==== RECORDS PROVIDED

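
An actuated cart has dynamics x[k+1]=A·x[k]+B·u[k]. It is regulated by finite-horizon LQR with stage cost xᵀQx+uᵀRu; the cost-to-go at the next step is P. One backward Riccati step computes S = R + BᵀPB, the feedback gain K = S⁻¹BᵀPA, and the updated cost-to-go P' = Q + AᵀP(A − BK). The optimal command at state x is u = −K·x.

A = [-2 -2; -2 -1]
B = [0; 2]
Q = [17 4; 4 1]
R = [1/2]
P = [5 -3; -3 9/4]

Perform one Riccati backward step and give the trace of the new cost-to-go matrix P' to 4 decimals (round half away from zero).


BᵀP = [-6.0000 4.5000]
S = R + BᵀPB = [1/2] + [9.0000] = [9.5000]
BᵀPA = [3.0000 7.5000]
K = S⁻¹·BᵀPA = [0.3158 0.7895]
A−BK = [-2.0000 -2.0000; -2.6316 -2.5789]
AᵀP(A−BK) = [4.0526 4.1316; 4.1316 4.3289]
P' = Q + AᵀP(A−BK) = [21.0526 8.1316; 8.1316 5.3289]
tr(P') = 26.3816

26.3816


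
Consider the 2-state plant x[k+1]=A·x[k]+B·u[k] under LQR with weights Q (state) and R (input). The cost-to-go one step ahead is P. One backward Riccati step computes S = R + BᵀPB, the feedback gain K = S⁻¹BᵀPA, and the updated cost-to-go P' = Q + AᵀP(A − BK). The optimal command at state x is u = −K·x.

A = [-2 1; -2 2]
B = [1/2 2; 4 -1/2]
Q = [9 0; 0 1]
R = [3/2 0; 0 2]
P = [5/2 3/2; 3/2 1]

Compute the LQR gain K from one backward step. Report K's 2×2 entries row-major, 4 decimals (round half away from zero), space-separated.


-0.7659 0.5619 -0.4556 0.2635

BᵀP = [7.2500 4.7500; 4.2500 2.5000]
S = R + BᵀPB = [3/2 0; 0 2] + [22.6250 12.1250; 12.1250 7.2500] = [24.1250 12.1250; 12.1250 9.2500]
BᵀPA = [-24.0000 16.7500; -13.5000 9.2500]
K = S⁻¹·BᵀPA = [-0.7659 0.5619; -0.4556 0.2635]
A−BK = [-0.7059 0.1921; 0.8356 -0.1157]
AᵀP(A−BK) = [1.4693 -0.9579; -0.9579 0.6513]
P' = Q + AᵀP(A−BK) = [10.4693 -0.9579; -0.9579 1.6513]
tr(P') = 12.1207


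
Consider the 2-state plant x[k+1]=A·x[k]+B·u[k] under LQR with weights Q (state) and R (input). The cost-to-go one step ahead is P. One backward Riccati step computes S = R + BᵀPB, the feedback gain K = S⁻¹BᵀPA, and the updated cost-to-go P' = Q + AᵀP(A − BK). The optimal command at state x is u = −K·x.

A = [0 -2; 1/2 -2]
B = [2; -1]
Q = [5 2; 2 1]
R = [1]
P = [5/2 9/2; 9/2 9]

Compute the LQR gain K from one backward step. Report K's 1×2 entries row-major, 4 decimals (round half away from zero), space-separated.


0.0000 -0.5000

BᵀP = [0.5000 0.0000]
S = R + BᵀPB = [1] + [1.0000] = [2.0000]
BᵀPA = [0.0000 -1.0000]
K = S⁻¹·BᵀPA = [0.0000 -0.5000]
A−BK = [0.0000 -1.0000; 0.5000 -2.5000]
AᵀP(A−BK) = [2.2500 -13.5000; -13.5000 81.5000]
P' = Q + AᵀP(A−BK) = [7.2500 -11.5000; -11.5000 82.5000]
tr(P') = 89.7500


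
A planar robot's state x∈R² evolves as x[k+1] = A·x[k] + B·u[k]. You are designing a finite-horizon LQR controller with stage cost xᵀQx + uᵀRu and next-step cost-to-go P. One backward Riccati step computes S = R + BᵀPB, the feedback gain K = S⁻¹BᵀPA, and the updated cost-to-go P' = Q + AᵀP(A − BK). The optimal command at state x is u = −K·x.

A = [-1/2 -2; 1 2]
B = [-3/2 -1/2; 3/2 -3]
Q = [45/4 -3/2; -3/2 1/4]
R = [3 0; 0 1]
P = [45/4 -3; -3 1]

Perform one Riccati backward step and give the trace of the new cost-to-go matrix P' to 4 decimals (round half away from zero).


BᵀP = [-21.3750 6.0000; 3.3750 -1.5000]
S = R + BᵀPB = [3 0; 0 1] + [41.0625 -7.3125; -7.3125 2.8125] = [44.0625 -7.3125; -7.3125 3.8125]
BᵀPA = [16.6875 54.7500; -3.1875 -9.7500]
K = S⁻¹·BᵀPA = [0.3520 1.2002; -0.1609 -0.2554]
A−BK = [-0.0524 -0.3275; -0.0106 -0.5665]
AᵀP(A−BK) = [0.4253 1.4081; 1.4081 4.8007]
P' = Q + AᵀP(A−BK) = [11.6753 -0.0919; -0.0919 5.0507]
tr(P') = 16.7260

16.7260


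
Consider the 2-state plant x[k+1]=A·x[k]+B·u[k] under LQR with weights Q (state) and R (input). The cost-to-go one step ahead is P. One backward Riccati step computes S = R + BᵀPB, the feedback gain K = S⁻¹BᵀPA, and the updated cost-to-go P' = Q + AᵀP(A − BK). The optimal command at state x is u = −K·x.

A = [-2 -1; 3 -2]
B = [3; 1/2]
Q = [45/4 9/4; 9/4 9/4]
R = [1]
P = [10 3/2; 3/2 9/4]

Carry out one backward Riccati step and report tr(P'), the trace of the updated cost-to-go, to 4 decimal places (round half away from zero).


BᵀP = [30.7500 5.6250]
S = R + BᵀPB = [1] + [95.0625] = [96.0625]
BᵀPA = [-44.6250 -42.0000]
K = S⁻¹·BᵀPA = [-0.4645 -0.4372]
A−BK = [-0.6064 0.3116; 3.2323 -1.7814]
AᵀP(A−BK) = [21.5198 -11.5107; -11.5107 6.6370]
P' = Q + AᵀP(A−BK) = [32.7698 -9.2607; -9.2607 8.8870]
tr(P') = 41.6568

41.6568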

========

→ AIM OF THE TASK:
Retype the lines above, keeping every character.

→ RESPONSE:
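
An actuated cart has dynamics x[k+1]=A·x[k]+B·u[k]. It is regulated by finite-horizon LQR with stage cost xᵀQx+uᵀRu; the cost-to-go at the next step is P. One backward Riccati step computes S = R + BᵀPB, the feedback gain K = S⁻¹BᵀPA, and the updated cost-to-go P' = Q + AᵀP(A − BK). The optimal command at state x is u = −K·x.

A = [-2 -2; -2 -1]
B = [0; 2]
Q = [17 4; 4 1]
R = [1/2]
P = [5 -3; -3 9/4]

Perform one Riccati backward step and give the trace of the new cost-to-go matrix P' to 4 decimals (round half away from zero).


BᵀP = [-6.0000 4.5000]
S = R + BᵀPB = [1/2] + [9.0000] = [9.5000]
BᵀPA = [3.0000 7.5000]
K = S⁻¹·BᵀPA = [0.3158 0.7895]
A−BK = [-2.0000 -2.0000; -2.6316 -2.5789]
AᵀP(A−BK) = [4.0526 4.1316; 4.1316 4.3289]
P' = Q + AᵀP(A−BK) = [21.0526 8.1316; 8.1316 5.3289]
tr(P') = 26.3816

26.3816


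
Consider the 2-state plant x[k+1]=A·x[k]+B·u[k] under LQR with weights Q (state) and R (input). The cost-to-go one step ahead is P. One backward Riccati step computes S = R + BᵀPB, the feedback gain K = S⁻¹BᵀPA, and the updated cost-to-go P' = Q + AᵀP(A − BK). The optimal command at state x is u = −K·x.

A = [-2 1; -2 2]
B = [1/2 2; 4 -1/2]
Q = [9 0; 0 1]
R = [3/2 0; 0 2]
P = [5/2 3/2; 3/2 1]

Compute the LQR gain K from one backward step. Report K's 2×2 entries row-major, 4 decimals (round half away from zero), space-separated.


-0.7659 0.5619 -0.4556 0.2635

BᵀP = [7.2500 4.7500; 4.2500 2.5000]
S = R + BᵀPB = [3/2 0; 0 2] + [22.6250 12.1250; 12.1250 7.2500] = [24.1250 12.1250; 12.1250 9.2500]
BᵀPA = [-24.0000 16.7500; -13.5000 9.2500]
K = S⁻¹·BᵀPA = [-0.7659 0.5619; -0.4556 0.2635]
A−BK = [-0.7059 0.1921; 0.8356 -0.1157]
AᵀP(A−BK) = [1.4693 -0.9579; -0.9579 0.6513]
P' = Q + AᵀP(A−BK) = [10.4693 -0.9579; -0.9579 1.6513]
tr(P') = 12.1207


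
Consider the 2-state plant x[k+1]=A·x[k]+B·u[k] under LQR with weights Q (state) and R (input). The cost-to-go one step ahead is P. One backward Riccati step computes S = R + BᵀPB, the feedback gain K = S⁻¹BᵀPA, and the updated cost-to-go P' = Q + AᵀP(A − BK). The optimal command at state x is u = −K·x.

A = [0 -2; 1/2 -2]
B = [2; -1]
Q = [5 2; 2 1]
R = [1]
P = [5/2 9/2; 9/2 9]

Compute the LQR gain K from one backward step. Report K's 1×2 entries row-major, 4 decimals (round half away from zero), space-separated.


0.0000 -0.5000

BᵀP = [0.5000 0.0000]
S = R + BᵀPB = [1] + [1.0000] = [2.0000]
BᵀPA = [0.0000 -1.0000]
K = S⁻¹·BᵀPA = [0.0000 -0.5000]
A−BK = [0.0000 -1.0000; 0.5000 -2.5000]
AᵀP(A−BK) = [2.2500 -13.5000; -13.5000 81.5000]
P' = Q + AᵀP(A−BK) = [7.2500 -11.5000; -11.5000 82.5000]
tr(P') = 89.7500


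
A planar robot's state x∈R² evolves as x[k+1] = A·x[k] + B·u[k]. You are designing a finite-horizon LQR controller with stage cost xᵀQx + uᵀRu and next-step cost-to-go P. One backward Riccati step computes S = R + BᵀPB, the feedback gain K = S⁻¹BᵀPA, and the updated cost-to-go P' = Q + AᵀP(A − BK). The optimal command at state x is u = −K·x.

A = [-1/2 -2; 1 2]
B = [-3/2 -1/2; 3/2 -3]
Q = [45/4 -3/2; -3/2 1/4]
R = [3 0; 0 1]
P = [45/4 -3; -3 1]

Perform one Riccati backward step and give the trace of the new cost-to-go matrix P' to 4 decimals (round half away from zero).


BᵀP = [-21.3750 6.0000; 3.3750 -1.5000]
S = R + BᵀPB = [3 0; 0 1] + [41.0625 -7.3125; -7.3125 2.8125] = [44.0625 -7.3125; -7.3125 3.8125]
BᵀPA = [16.6875 54.7500; -3.1875 -9.7500]
K = S⁻¹·BᵀPA = [0.3520 1.2002; -0.1609 -0.2554]
A−BK = [-0.0524 -0.3275; -0.0106 -0.5665]
AᵀP(A−BK) = [0.4253 1.4081; 1.4081 4.8007]
P' = Q + AᵀP(A−BK) = [11.6753 -0.0919; -0.0919 5.0507]
tr(P') = 16.7260

16.7260


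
Consider the 2-state plant x[k+1]=A·x[k]+B·u[k] under LQR with weights Q (state) and R (input). The cost-to-go one step ahead is P. One backward Riccati step computes S = R + BᵀPB, the feedback gain K = S⁻¹BᵀPA, and the updated cost-to-go P' = Q + AᵀP(A − BK). The optimal command at state x is u = −K·x.

A = [-2 -1; 3 -2]
B = [3; 1/2]
Q = [45/4 9/4; 9/4 9/4]
R = [1]
P = [10 3/2; 3/2 9/4]

Carry out one backward Riccati step and report tr(P'), the trace of the updated cost-to-go, to 4 decimal places (round half away from zero).


BᵀP = [30.7500 5.6250]
S = R + BᵀPB = [1] + [95.0625] = [96.0625]
BᵀPA = [-44.6250 -42.0000]
K = S⁻¹·BᵀPA = [-0.4645 -0.4372]
A−BK = [-0.6064 0.3116; 3.2323 -1.7814]
AᵀP(A−BK) = [21.5198 -11.5107; -11.5107 6.6370]
P' = Q + AᵀP(A−BK) = [32.7698 -9.2607; -9.2607 8.8870]
tr(P') = 41.6568

41.6568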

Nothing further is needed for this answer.